**Problem to solve:** What you give back should match the entries below character for character.

**Given data:**

━━━━━━━━━━━━━━━━

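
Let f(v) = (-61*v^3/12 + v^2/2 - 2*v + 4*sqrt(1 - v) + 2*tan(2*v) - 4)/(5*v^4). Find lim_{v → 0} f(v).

-1/32

Substitution gives 0/0 (the numerator vanishes to order 4).
Expand each term to order v^4: the coefficient of v^4 in 4·√(1 - v) is -5/32 and in 2·tan(2v) is 0.
Lower-order terms cancel with the polynomial part, so the numerator is (-5/32)·v^4 + o(v^4), and the limit is (-5/32)/(5) = -1/32.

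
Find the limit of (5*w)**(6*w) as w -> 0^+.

1

Base → 0⁺ and exponent → 0⁺: a 0^0 form.
Take logs: 6w·ln(5w). This is 0·(−∞); rewriting as ln(5w)/(1/(6w)) and applying L'Hôpital gives 0.
Hence the limit is e^0 = 1.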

━━━━━━━━━━━━━━━━

**Output of the exercise:**
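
Let f(v) = (-61*v^3/12 + v^2/2 - 2*v + 4*sqrt(1 - v) + 2*tan(2*v) - 4)/(5*v^4). Find lim_{v → 0} f(v).

-1/32

Substitution gives 0/0 (the numerator vanishes to order 4).
Expand each term to order v^4: the coefficient of v^4 in 4·√(1 - v) is -5/32 and in 2·tan(2v) is 0.
Lower-order terms cancel with the polynomial part, so the numerator is (-5/32)·v^4 + o(v^4), and the limit is (-5/32)/(5) = -1/32.

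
Find the limit of (5*w)**(6*w) as w -> 0^+.

1

Base → 0⁺ and exponent → 0⁺: a 0^0 form.
Take logs: 6w·ln(5w). This is 0·(−∞); rewriting as ln(5w)/(1/(6w)) and applying L'Hôpital gives 0.
Hence the limit is e^0 = 1.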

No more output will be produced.